● **TASK PROMPT**
Which lines below fall between the one containing "(A2, Few) → 190" and the one containing "8.3 | 6.1 | 7.6 |"? Repeat them exactly, counting both of those lines, and add nothing else.

● **INFORMATION PROVIDED**
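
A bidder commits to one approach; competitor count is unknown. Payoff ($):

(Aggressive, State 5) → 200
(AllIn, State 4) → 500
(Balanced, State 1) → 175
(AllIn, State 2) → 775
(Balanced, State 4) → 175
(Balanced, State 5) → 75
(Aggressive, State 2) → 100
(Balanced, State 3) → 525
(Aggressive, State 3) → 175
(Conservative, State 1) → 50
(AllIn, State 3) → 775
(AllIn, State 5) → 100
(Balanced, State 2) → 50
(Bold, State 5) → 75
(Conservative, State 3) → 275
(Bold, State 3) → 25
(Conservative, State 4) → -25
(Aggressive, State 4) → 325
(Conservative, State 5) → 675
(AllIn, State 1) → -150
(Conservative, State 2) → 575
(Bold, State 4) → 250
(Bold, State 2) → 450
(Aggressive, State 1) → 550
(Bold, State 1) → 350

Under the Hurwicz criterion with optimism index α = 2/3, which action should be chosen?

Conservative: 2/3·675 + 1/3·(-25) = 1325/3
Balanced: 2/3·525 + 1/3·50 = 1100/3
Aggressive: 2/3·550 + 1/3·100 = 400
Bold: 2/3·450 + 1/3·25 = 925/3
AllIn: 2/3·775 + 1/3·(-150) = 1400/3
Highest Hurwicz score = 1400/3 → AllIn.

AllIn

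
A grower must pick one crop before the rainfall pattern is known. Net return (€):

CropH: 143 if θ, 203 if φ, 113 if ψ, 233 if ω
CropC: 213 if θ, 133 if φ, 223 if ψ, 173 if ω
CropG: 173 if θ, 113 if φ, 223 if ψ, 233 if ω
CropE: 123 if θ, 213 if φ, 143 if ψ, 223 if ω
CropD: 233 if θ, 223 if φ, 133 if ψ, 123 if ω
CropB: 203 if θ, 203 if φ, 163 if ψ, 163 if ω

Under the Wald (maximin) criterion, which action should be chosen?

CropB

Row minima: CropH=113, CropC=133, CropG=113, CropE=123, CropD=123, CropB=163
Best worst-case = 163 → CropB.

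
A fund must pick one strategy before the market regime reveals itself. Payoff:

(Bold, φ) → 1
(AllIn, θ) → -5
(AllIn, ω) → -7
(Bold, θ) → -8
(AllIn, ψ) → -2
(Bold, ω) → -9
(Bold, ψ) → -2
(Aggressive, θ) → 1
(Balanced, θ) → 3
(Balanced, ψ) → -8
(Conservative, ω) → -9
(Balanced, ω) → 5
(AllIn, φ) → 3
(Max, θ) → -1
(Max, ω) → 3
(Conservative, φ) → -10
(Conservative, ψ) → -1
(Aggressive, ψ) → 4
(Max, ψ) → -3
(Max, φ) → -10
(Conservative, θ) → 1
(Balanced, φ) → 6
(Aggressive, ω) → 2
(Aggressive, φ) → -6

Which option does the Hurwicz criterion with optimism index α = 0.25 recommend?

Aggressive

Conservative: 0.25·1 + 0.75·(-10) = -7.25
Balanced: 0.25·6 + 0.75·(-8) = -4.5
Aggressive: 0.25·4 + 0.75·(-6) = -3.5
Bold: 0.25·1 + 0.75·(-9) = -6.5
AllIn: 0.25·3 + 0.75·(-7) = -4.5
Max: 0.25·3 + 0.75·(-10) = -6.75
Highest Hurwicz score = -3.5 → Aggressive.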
...
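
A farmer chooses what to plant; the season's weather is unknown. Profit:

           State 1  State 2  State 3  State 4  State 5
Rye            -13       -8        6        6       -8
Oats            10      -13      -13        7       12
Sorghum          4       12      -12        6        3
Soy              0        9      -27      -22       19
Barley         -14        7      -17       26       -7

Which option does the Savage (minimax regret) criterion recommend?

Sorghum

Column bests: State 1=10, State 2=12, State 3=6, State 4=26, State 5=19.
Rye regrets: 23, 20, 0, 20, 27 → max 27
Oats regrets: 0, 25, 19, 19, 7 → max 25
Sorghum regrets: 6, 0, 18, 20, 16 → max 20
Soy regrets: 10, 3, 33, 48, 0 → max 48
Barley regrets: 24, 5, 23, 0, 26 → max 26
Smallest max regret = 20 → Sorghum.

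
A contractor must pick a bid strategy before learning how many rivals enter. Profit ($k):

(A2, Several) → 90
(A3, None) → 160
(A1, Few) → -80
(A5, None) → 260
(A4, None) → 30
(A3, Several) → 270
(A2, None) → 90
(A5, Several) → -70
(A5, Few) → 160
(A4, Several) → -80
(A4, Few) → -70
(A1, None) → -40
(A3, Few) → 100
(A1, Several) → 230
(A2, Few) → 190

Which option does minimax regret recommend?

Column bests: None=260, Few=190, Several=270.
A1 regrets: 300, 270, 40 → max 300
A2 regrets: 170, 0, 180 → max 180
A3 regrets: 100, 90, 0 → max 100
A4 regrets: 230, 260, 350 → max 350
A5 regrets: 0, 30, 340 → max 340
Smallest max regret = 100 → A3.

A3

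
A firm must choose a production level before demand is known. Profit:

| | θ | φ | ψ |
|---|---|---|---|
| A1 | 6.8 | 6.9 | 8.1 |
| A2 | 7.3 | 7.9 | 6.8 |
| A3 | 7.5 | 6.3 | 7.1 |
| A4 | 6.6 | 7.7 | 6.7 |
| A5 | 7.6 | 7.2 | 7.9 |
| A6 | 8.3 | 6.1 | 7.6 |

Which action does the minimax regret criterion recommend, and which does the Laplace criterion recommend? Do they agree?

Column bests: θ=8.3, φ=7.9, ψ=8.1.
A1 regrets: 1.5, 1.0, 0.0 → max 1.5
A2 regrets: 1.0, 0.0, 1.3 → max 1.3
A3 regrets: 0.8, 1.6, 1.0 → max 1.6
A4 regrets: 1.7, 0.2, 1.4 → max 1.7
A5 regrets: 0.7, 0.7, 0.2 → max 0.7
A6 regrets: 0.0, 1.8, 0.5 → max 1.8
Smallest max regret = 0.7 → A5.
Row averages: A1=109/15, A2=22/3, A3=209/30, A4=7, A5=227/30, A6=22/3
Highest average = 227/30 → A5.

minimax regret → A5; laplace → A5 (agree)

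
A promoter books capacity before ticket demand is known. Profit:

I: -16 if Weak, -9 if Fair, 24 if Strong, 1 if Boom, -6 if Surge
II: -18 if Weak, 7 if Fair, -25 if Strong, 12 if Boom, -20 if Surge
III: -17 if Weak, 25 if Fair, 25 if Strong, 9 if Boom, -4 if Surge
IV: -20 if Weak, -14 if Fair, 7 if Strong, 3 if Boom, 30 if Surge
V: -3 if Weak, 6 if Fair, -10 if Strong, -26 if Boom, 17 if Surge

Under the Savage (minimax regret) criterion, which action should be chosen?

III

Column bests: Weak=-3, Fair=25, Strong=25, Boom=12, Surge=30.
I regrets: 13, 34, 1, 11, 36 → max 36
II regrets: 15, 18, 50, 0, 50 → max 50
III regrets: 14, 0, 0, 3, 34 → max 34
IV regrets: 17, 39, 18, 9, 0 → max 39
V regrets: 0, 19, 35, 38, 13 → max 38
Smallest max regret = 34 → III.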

● **EXERCISE RESPONSE**
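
(A2, Few) → 190

Which option does minimax regret recommend?

Column bests: None=260, Few=190, Several=270.
A1 regrets: 300, 270, 40 → max 300
A2 regrets: 170, 0, 180 → max 180
A3 regrets: 100, 90, 0 → max 100
A4 regrets: 230, 260, 350 → max 350
A5 regrets: 0, 30, 340 → max 340
Smallest max regret = 100 → A3.

A3

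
A firm must choose a production level before demand is known. Profit:

| | θ | φ | ψ |
|---|---|---|---|
| A1 | 6.8 | 6.9 | 8.1 |
| A2 | 7.3 | 7.9 | 6.8 |
| A3 | 7.5 | 6.3 | 7.1 |
| A4 | 6.6 | 7.7 | 6.7 |
| A5 | 7.6 | 7.2 | 7.9 |
| A6 | 8.3 | 6.1 | 7.6 |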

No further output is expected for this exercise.